- [WHAT YOU NEED TO DO]
Write out the whole listing exactly as it is written below.

- [PROVIDED RECORDS]
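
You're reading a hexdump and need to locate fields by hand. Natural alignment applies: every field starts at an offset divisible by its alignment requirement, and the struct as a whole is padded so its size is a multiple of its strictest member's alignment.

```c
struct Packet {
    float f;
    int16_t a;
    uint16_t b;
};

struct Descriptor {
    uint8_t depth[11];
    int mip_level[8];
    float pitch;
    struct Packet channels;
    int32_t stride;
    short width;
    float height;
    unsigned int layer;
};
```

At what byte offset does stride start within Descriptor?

Packet: f at 0 (size 4, align 4) → ends 4; a at 4 (size 2, align 2) → ends 6; b at 6 (size 2, align 2) → ends 8; total 8 bytes, alignment 4
depth at 0 (size 11, align 1) → ends 11
pad 1 to align 4 for mip_level
mip_level at 12 (size 32, align 4) → ends 44
pitch at 44 (size 4, align 4) → ends 48
channels at 48 (size 8, align 4) → ends 56
stride at 56 (size 4, align 4) → ends 60

56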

- [RESPONSE]
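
You're reading a hexdump and need to locate fields by hand. Natural alignment applies: every field starts at an offset divisible by its alignment requirement, and the struct as a whole is padded so its size is a multiple of its strictest member's alignment.

```c
struct Packet {
    float f;
    int16_t a;
    uint16_t b;
};

struct Descriptor {
    uint8_t depth[11];
    int mip_level[8];
    float pitch;
    struct Packet channels;
    int32_t stride;
    short width;
    float height;
    unsigned int layer;
};
```

At what byte offset does stride start within Descriptor?

Packet: f at 0 (size 4, align 4) → ends 4; a at 4 (size 2, align 2) → ends 6; b at 6 (size 2, align 2) → ends 8; total 8 bytes, alignment 4
depth at 0 (size 11, align 1) → ends 11
pad 1 to align 4 for mip_level
mip_level at 12 (size 32, align 4) → ends 44
pitch at 44 (size 4, align 4) → ends 48
channels at 48 (size 8, align 4) → ends 56
stride at 56 (size 4, align 4) → ends 60

56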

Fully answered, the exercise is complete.